* _Exercise_
Reproduce each entry below exactly as it appears.

* _Recorded information_
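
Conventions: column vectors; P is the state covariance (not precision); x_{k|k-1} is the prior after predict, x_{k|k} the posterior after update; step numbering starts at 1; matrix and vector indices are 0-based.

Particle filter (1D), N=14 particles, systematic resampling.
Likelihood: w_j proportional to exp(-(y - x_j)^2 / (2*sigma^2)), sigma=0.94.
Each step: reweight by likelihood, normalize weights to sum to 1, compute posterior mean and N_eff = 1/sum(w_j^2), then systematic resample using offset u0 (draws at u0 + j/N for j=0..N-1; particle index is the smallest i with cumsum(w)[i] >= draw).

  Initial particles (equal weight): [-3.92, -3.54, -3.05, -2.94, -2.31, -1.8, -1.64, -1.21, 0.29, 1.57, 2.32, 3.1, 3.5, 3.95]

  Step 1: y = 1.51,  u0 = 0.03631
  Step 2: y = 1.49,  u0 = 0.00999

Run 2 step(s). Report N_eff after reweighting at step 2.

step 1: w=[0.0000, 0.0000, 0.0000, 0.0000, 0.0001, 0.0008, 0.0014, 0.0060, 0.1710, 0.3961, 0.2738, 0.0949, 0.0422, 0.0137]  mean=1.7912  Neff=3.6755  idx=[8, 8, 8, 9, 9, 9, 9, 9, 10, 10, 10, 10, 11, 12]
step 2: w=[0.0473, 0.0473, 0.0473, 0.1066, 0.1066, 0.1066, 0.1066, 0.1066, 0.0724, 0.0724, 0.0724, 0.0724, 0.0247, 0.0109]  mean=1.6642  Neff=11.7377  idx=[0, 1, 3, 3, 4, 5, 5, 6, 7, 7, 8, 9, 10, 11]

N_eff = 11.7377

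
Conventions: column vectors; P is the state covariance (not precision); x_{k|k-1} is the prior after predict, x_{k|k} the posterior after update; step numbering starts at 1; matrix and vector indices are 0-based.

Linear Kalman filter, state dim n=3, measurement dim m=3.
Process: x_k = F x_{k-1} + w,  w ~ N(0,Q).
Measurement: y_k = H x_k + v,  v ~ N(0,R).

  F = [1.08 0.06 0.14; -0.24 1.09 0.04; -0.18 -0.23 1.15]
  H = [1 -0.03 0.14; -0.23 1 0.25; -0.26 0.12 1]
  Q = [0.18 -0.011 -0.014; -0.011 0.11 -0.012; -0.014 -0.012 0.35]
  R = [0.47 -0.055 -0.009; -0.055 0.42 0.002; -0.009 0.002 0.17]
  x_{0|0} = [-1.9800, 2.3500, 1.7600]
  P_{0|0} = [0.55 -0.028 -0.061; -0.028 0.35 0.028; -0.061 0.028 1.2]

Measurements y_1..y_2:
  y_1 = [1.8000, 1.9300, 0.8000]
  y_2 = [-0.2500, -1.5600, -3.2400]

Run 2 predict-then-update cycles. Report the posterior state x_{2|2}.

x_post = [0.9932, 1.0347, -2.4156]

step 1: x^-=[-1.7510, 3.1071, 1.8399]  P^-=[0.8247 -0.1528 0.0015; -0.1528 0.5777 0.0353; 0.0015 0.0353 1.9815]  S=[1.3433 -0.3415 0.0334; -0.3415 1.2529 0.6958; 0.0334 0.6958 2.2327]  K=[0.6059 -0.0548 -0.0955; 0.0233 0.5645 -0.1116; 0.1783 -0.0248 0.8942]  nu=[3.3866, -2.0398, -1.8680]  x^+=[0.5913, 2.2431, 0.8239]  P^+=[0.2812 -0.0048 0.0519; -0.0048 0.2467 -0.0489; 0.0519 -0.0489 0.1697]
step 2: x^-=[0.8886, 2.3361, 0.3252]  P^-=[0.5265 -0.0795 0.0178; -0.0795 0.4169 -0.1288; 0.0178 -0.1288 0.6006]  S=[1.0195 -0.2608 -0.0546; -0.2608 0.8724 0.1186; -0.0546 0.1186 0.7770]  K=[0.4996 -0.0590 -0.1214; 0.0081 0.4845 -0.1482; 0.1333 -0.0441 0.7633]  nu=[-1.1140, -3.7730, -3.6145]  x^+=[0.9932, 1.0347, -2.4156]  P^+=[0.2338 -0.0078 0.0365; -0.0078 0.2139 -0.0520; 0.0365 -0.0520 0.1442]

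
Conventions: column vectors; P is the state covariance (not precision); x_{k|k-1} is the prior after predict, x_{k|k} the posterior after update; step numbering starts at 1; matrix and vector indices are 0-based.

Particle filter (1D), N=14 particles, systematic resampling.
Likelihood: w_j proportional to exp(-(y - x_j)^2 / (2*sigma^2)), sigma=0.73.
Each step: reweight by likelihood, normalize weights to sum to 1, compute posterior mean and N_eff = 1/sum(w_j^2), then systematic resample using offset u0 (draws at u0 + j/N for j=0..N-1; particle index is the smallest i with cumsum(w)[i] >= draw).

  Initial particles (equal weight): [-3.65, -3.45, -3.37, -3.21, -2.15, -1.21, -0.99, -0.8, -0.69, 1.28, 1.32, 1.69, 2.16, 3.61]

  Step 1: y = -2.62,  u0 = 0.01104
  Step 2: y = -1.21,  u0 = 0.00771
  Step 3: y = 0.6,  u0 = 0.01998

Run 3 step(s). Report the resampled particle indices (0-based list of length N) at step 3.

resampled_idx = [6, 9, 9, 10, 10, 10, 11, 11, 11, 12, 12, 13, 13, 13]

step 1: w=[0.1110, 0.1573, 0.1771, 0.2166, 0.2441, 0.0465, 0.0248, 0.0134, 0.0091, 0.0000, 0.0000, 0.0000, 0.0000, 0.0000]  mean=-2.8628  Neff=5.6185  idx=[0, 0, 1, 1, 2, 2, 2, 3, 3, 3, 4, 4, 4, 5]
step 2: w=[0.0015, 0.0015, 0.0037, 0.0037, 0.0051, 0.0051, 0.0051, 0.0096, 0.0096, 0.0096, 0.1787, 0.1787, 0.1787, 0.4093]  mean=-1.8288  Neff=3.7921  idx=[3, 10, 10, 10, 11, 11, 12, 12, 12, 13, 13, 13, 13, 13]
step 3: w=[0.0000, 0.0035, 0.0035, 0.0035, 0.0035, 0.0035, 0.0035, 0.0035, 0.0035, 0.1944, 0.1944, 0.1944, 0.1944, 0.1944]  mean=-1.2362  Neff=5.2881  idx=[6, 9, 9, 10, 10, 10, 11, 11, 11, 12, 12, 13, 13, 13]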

* _Answer to this exercise_
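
Conventions: column vectors; P is the state covariance (not precision); x_{k|k-1} is the prior after predict, x_{k|k} the posterior after update; step numbering starts at 1; matrix and vector indices are 0-based.

Particle filter (1D), N=14 particles, systematic resampling.
Likelihood: w_j proportional to exp(-(y - x_j)^2 / (2*sigma^2)), sigma=0.94.
Each step: reweight by likelihood, normalize weights to sum to 1, compute posterior mean and N_eff = 1/sum(w_j^2), then systematic resample using offset u0 (draws at u0 + j/N for j=0..N-1; particle index is the smallest i with cumsum(w)[i] >= draw).

  Initial particles (equal weight): [-3.92, -3.54, -3.05, -2.94, -2.31, -1.8, -1.64, -1.21, 0.29, 1.57, 2.32, 3.1, 3.5, 3.95]

  Step 1: y = 1.51,  u0 = 0.03631
  Step 2: y = 1.49,  u0 = 0.00999

Run 2 step(s). Report N_eff after reweighting at step 2.

step 1: w=[0.0000, 0.0000, 0.0000, 0.0000, 0.0001, 0.0008, 0.0014, 0.0060, 0.1710, 0.3961, 0.2738, 0.0949, 0.0422, 0.0137]  mean=1.7912  Neff=3.6755  idx=[8, 8, 8, 9, 9, 9, 9, 9, 10, 10, 10, 10, 11, 12]
step 2: w=[0.0473, 0.0473, 0.0473, 0.1066, 0.1066, 0.1066, 0.1066, 0.1066, 0.0724, 0.0724, 0.0724, 0.0724, 0.0247, 0.0109]  mean=1.6642  Neff=11.7377  idx=[0, 1, 3, 3, 4, 5, 5, 6, 7, 7, 8, 9, 10, 11]

N_eff = 11.7377

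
Conventions: column vectors; P is the state covariance (not precision); x_{k|k-1} is the prior after predict, x_{k|k} the posterior after update; step numbering starts at 1; matrix and vector indices are 0-based.

Linear Kalman filter, state dim n=3, measurement dim m=3.
Process: x_k = F x_{k-1} + w,  w ~ N(0,Q).
Measurement: y_k = H x_k + v,  v ~ N(0,R).

  F = [1.08 0.06 0.14; -0.24 1.09 0.04; -0.18 -0.23 1.15]
  H = [1 -0.03 0.14; -0.23 1 0.25; -0.26 0.12 1]
  Q = [0.18 -0.011 -0.014; -0.011 0.11 -0.012; -0.014 -0.012 0.35]
  R = [0.47 -0.055 -0.009; -0.055 0.42 0.002; -0.009 0.002 0.17]
  x_{0|0} = [-1.9800, 2.3500, 1.7600]
  P_{0|0} = [0.55 -0.028 -0.061; -0.028 0.35 0.028; -0.061 0.028 1.2]

Measurements y_1..y_2:
  y_1 = [1.8000, 1.9300, 0.8000]
  y_2 = [-0.2500, -1.5600, -3.2400]

Run 2 predict-then-update cycles. Report the posterior state x_{2|2}.

x_post = [0.9932, 1.0347, -2.4156]

step 1: x^-=[-1.7510, 3.1071, 1.8399]  P^-=[0.8247 -0.1528 0.0015; -0.1528 0.5777 0.0353; 0.0015 0.0353 1.9815]  S=[1.3433 -0.3415 0.0334; -0.3415 1.2529 0.6958; 0.0334 0.6958 2.2327]  K=[0.6059 -0.0548 -0.0955; 0.0233 0.5645 -0.1116; 0.1783 -0.0248 0.8942]  nu=[3.3866, -2.0398, -1.8680]  x^+=[0.5913, 2.2431, 0.8239]  P^+=[0.2812 -0.0048 0.0519; -0.0048 0.2467 -0.0489; 0.0519 -0.0489 0.1697]
step 2: x^-=[0.8886, 2.3361, 0.3252]  P^-=[0.5265 -0.0795 0.0178; -0.0795 0.4169 -0.1288; 0.0178 -0.1288 0.6006]  S=[1.0195 -0.2608 -0.0546; -0.2608 0.8724 0.1186; -0.0546 0.1186 0.7770]  K=[0.4996 -0.0590 -0.1214; 0.0081 0.4845 -0.1482; 0.1333 -0.0441 0.7633]  nu=[-1.1140, -3.7730, -3.6145]  x^+=[0.9932, 1.0347, -2.4156]  P^+=[0.2338 -0.0078 0.0365; -0.0078 0.2139 -0.0520; 0.0365 -0.0520 0.1442]

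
Conventions: column vectors; P is the state covariance (not precision); x_{k|k-1} is the prior after predict, x_{k|k} the posterior after update; step numbering starts at 1; matrix and vector indices are 0-based.

Particle filter (1D), N=14 particles, systematic resampling.
Likelihood: w_j proportional to exp(-(y - x_j)^2 / (2*sigma^2)), sigma=0.73.
Each step: reweight by likelihood, normalize weights to sum to 1, compute posterior mean and N_eff = 1/sum(w_j^2), then systematic resample using offset u0 (draws at u0 + j/N for j=0..N-1; particle index is the smallest i with cumsum(w)[i] >= draw).

  Initial particles (equal weight): [-3.65, -3.45, -3.37, -3.21, -2.15, -1.21, -0.99, -0.8, -0.69, 1.28, 1.32, 1.69, 2.16, 3.61]

  Step 1: y = -2.62,  u0 = 0.01104
  Step 2: y = -1.21,  u0 = 0.00771
  Step 3: y = 0.6,  u0 = 0.01998

Run 3 step(s). Report the resampled particle indices (0-based list of length N) at step 3.

resampled_idx = [6, 9, 9, 10, 10, 10, 11, 11, 11, 12, 12, 13, 13, 13]

step 1: w=[0.1110, 0.1573, 0.1771, 0.2166, 0.2441, 0.0465, 0.0248, 0.0134, 0.0091, 0.0000, 0.0000, 0.0000, 0.0000, 0.0000]  mean=-2.8628  Neff=5.6185  idx=[0, 0, 1, 1, 2, 2, 2, 3, 3, 3, 4, 4, 4, 5]
step 2: w=[0.0015, 0.0015, 0.0037, 0.0037, 0.0051, 0.0051, 0.0051, 0.0096, 0.0096, 0.0096, 0.1787, 0.1787, 0.1787, 0.4093]  mean=-1.8288  Neff=3.7921  idx=[3, 10, 10, 10, 11, 11, 12, 12, 12, 13, 13, 13, 13, 13]
step 3: w=[0.0000, 0.0035, 0.0035, 0.0035, 0.0035, 0.0035, 0.0035, 0.0035, 0.0035, 0.1944, 0.1944, 0.1944, 0.1944, 0.1944]  mean=-1.2362  Neff=5.2881  idx=[6, 9, 9, 10, 10, 10, 11, 11, 11, 12, 12, 13, 13, 13]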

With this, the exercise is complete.